- [Your instructions] Please write out each entry exactly as it appears.

[[ Material provided, beginning ]]

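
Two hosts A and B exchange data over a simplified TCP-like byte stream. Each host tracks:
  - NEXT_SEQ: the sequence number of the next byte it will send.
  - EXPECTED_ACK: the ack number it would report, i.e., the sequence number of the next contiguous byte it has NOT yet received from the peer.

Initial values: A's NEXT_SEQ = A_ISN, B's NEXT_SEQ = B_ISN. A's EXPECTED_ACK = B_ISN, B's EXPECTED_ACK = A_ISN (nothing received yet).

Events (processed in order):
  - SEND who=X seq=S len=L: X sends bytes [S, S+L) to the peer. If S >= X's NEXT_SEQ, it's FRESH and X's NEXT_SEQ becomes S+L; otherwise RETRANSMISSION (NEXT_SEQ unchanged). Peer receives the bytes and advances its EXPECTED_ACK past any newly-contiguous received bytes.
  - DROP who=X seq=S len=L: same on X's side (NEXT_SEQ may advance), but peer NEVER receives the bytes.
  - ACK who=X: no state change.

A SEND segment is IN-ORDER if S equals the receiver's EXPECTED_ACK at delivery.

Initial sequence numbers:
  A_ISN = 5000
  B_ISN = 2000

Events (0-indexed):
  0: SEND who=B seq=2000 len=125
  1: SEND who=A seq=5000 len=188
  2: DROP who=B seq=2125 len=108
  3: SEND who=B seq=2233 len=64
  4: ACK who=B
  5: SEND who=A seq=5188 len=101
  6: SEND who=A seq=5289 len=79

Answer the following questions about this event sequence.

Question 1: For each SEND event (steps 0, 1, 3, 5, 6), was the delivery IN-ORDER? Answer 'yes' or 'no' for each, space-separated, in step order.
Answer: yes yes no yes yes

Derivation:
Step 0: SEND seq=2000 -> in-order
Step 1: SEND seq=5000 -> in-order
Step 3: SEND seq=2233 -> out-of-order
Step 5: SEND seq=5188 -> in-order
Step 6: SEND seq=5289 -> in-order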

[[ Material provided, end ]]

- [Result of the task]
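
Two hosts A and B exchange data over a simplified TCP-like byte stream. Each host tracks:
  - NEXT_SEQ: the sequence number of the next byte it will send.
  - EXPECTED_ACK: the ack number it would report, i.e., the sequence number of the next contiguous byte it has NOT yet received from the peer.

Initial values: A's NEXT_SEQ = A_ISN, B's NEXT_SEQ = B_ISN. A's EXPECTED_ACK = B_ISN, B's EXPECTED_ACK = A_ISN (nothing received yet).

Events (processed in order):
  - SEND who=X seq=S len=L: X sends bytes [S, S+L) to the peer. If S >= X's NEXT_SEQ, it's FRESH and X's NEXT_SEQ becomes S+L; otherwise RETRANSMISSION (NEXT_SEQ unchanged). Peer receives the bytes and advances its EXPECTED_ACK past any newly-contiguous received bytes.
  - DROP who=X seq=S len=L: same on X's side (NEXT_SEQ may advance), but peer NEVER receives the bytes.
  - ACK who=X: no state change.

A SEND segment is IN-ORDER if S equals the receiver's EXPECTED_ACK at delivery.

Initial sequence numbers:
  A_ISN = 5000
  B_ISN = 2000

Events (0-indexed):
  0: SEND who=B seq=2000 len=125
  1: SEND who=A seq=5000 len=188
  2: DROP who=B seq=2125 len=108
  3: SEND who=B seq=2233 len=64
  4: ACK who=B
  5: SEND who=A seq=5188 len=101
  6: SEND who=A seq=5289 len=79

Answer the following questions about this event sequence.

Question 1: For each SEND event (steps 0, 1, 3, 5, 6), was the delivery IN-ORDER? Answer 'yes' or 'no' for each, space-separated, in step order.
Answer: yes yes no yes yes

Derivation:
Step 0: SEND seq=2000 -> in-order
Step 1: SEND seq=5000 -> in-order
Step 3: SEND seq=2233 -> out-of-order
Step 5: SEND seq=5188 -> in-order
Step 6: SEND seq=5289 -> in-order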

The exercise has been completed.